Stored data -
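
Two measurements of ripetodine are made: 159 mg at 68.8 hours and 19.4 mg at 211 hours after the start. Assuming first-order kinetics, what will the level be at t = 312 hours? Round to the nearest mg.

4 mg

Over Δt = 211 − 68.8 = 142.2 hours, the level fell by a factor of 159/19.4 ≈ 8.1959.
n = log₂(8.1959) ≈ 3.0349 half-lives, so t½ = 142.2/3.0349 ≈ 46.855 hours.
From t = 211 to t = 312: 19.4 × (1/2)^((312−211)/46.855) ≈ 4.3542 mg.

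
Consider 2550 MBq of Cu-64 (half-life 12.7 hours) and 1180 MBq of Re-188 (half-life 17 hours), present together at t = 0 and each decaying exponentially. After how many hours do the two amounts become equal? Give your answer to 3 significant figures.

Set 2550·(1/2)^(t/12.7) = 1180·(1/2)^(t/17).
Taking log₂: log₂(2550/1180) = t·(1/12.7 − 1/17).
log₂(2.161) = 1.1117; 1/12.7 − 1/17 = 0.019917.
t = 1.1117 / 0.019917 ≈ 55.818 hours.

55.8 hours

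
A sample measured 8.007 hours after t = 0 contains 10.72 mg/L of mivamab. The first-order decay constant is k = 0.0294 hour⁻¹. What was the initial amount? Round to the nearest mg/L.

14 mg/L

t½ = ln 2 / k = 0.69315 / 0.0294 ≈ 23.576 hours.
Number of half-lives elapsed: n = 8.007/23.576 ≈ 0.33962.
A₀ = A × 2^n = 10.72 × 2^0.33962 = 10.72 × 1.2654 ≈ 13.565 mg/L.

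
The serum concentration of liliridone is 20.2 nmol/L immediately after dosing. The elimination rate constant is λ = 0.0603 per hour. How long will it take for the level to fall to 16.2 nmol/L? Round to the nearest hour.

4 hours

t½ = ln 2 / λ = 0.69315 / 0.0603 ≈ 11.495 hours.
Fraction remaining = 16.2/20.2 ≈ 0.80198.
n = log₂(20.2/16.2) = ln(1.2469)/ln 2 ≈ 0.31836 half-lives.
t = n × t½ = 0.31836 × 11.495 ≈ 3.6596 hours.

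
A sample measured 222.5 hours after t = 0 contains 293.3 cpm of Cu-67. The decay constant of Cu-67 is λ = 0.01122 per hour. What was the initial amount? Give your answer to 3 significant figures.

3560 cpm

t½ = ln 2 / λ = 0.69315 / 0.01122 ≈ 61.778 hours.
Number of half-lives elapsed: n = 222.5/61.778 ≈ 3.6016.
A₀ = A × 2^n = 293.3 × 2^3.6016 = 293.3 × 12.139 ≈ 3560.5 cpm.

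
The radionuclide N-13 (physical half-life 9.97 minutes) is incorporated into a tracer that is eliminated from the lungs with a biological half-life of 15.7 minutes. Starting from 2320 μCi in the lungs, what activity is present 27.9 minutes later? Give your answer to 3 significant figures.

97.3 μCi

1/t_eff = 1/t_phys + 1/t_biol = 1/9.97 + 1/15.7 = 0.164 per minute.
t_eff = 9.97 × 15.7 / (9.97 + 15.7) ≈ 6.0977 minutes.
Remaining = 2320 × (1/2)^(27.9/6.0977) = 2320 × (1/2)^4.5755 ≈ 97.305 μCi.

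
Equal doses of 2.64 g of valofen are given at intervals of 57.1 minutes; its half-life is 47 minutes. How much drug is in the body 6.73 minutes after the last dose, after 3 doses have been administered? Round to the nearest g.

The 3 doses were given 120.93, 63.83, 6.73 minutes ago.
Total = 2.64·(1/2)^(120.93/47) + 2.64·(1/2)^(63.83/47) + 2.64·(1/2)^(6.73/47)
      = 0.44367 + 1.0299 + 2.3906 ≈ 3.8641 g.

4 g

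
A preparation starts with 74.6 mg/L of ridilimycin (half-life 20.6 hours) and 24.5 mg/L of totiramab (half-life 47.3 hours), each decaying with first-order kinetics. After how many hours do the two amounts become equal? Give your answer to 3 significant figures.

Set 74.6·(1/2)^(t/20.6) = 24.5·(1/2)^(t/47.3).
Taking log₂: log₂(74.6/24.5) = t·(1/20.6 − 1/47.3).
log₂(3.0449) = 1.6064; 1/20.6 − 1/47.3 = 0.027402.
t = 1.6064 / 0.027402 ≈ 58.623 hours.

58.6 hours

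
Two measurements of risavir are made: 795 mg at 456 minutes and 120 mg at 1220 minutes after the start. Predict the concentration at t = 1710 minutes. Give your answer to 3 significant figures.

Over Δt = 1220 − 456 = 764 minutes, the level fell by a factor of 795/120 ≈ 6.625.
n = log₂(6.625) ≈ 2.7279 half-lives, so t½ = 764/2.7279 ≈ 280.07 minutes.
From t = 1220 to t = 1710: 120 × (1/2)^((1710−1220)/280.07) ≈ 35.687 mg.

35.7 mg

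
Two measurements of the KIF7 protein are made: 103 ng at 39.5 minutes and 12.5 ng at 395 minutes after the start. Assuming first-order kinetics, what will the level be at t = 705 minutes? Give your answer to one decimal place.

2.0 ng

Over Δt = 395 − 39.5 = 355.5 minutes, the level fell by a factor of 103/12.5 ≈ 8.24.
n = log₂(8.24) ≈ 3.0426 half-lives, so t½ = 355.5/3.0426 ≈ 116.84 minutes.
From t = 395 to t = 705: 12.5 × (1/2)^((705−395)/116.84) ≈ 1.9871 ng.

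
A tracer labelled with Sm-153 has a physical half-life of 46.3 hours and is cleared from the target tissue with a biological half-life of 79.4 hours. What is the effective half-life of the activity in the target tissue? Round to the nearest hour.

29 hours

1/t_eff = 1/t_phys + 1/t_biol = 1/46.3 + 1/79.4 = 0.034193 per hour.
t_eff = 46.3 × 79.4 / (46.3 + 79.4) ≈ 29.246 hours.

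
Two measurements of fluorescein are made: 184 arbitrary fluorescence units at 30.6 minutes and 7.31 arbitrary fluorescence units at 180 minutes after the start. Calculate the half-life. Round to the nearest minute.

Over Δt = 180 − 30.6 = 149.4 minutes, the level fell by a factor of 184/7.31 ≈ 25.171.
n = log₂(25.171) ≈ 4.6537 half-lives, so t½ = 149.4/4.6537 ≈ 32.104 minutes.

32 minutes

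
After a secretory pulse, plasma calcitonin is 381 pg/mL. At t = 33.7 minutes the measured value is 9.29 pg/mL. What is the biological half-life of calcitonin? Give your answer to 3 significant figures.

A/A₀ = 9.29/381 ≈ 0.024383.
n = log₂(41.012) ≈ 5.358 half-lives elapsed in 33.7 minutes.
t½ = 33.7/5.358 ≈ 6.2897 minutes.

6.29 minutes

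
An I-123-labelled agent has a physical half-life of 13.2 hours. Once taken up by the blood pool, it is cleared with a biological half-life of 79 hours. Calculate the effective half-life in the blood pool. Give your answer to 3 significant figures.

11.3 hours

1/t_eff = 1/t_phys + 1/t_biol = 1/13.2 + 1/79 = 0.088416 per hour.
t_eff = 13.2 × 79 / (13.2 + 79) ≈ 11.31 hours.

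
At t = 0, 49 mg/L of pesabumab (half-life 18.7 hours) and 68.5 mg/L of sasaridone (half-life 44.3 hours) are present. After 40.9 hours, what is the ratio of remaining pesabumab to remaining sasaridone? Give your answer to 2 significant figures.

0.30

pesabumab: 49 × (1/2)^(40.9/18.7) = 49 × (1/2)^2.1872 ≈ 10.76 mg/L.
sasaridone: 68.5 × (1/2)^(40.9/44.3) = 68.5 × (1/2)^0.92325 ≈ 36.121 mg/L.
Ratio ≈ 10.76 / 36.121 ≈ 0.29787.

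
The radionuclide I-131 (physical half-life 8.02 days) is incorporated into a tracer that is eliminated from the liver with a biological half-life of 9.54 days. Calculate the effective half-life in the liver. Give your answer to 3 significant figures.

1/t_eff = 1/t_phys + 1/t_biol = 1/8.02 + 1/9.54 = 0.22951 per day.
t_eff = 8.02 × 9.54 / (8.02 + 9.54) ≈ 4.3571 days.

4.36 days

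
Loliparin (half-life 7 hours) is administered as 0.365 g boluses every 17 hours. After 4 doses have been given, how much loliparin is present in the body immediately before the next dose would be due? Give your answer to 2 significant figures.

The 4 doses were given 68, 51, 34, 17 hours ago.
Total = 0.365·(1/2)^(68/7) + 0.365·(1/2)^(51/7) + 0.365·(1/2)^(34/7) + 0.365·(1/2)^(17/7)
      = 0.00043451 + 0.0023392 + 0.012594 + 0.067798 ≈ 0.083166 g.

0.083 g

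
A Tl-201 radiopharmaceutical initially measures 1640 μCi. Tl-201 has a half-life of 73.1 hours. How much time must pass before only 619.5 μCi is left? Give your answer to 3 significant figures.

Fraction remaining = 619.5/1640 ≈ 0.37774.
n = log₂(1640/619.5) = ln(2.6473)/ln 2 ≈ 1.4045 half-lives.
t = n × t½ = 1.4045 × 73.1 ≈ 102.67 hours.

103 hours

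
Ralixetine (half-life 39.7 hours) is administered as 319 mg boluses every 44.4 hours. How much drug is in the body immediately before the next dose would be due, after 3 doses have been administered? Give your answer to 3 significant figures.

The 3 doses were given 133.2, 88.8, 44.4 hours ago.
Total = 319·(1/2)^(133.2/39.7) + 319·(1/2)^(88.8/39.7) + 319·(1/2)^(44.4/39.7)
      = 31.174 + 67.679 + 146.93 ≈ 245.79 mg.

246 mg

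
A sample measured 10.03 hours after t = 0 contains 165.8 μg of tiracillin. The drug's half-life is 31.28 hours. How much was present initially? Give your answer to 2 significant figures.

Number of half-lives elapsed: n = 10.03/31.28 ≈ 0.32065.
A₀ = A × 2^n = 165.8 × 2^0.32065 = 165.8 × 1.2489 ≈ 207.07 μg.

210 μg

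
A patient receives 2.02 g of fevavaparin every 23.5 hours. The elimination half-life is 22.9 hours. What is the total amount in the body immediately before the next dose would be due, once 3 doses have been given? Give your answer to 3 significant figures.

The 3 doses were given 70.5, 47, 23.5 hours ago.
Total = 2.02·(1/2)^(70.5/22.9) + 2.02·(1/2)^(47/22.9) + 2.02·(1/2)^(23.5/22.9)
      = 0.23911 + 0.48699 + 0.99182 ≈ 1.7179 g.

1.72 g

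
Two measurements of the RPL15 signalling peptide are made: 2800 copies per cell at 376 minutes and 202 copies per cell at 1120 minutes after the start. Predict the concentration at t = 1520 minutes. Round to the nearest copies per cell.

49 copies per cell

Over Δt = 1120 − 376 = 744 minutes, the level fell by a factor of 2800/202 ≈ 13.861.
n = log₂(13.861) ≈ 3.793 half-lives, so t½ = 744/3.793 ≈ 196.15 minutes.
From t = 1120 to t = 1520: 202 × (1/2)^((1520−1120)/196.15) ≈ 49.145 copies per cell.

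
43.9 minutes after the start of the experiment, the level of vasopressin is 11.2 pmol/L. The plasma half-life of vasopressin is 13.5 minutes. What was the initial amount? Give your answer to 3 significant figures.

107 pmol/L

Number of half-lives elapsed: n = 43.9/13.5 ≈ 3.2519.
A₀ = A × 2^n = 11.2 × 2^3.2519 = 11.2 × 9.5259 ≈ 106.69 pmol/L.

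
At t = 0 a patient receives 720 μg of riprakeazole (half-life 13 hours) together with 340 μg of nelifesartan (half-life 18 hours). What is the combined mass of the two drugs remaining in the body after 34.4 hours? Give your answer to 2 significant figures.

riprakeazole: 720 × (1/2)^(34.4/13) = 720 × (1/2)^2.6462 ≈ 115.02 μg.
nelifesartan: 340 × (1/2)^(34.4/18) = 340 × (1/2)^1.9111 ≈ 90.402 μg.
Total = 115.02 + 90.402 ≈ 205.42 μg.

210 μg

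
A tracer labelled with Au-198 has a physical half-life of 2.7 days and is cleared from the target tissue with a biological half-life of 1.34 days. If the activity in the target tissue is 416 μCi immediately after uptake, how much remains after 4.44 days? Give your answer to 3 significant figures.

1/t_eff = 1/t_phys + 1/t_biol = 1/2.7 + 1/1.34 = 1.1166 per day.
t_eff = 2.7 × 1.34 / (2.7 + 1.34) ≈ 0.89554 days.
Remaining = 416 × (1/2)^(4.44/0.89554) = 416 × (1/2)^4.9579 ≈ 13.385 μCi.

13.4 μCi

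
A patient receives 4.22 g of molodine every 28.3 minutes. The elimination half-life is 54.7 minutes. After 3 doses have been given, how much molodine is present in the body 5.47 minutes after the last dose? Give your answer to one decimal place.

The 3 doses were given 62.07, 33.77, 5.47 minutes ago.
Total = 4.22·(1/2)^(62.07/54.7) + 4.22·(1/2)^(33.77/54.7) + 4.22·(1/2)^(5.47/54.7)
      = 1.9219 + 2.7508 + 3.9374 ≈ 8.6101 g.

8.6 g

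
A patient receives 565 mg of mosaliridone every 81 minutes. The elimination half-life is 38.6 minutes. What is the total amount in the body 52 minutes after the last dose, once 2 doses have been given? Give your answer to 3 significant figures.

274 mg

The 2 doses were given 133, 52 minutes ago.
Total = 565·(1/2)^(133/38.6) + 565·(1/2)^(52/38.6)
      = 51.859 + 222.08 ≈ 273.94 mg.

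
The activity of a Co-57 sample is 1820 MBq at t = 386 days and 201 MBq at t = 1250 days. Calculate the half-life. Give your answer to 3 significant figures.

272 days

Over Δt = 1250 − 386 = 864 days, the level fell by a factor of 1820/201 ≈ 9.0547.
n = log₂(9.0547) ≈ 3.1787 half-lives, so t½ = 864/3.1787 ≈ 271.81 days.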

How to complete this task - At the line with "A patient receives 565", start returning lines exactly, and stop after the final line of the listing.

Response box -
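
A patient receives 565 mg of mosaliridone every 81 minutes. The elimination half-life is 38.6 minutes. What is the total amount in the body 52 minutes after the last dose, once 2 doses have been given? Give your answer to 3 significant figures.

274 mg

The 2 doses were given 133, 52 minutes ago.
Total = 565·(1/2)^(133/38.6) + 565·(1/2)^(52/38.6)
      = 51.859 + 222.08 ≈ 273.94 mg.

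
The activity of a Co-57 sample is 1820 MBq at t = 386 days and 201 MBq at t = 1250 days. Calculate the half-life. Give your answer to 3 significant figures.

272 days

Over Δt = 1250 − 386 = 864 days, the level fell by a factor of 1820/201 ≈ 9.0547.
n = log₂(9.0547) ≈ 3.1787 half-lives, so t½ = 864/3.1787 ≈ 271.81 days.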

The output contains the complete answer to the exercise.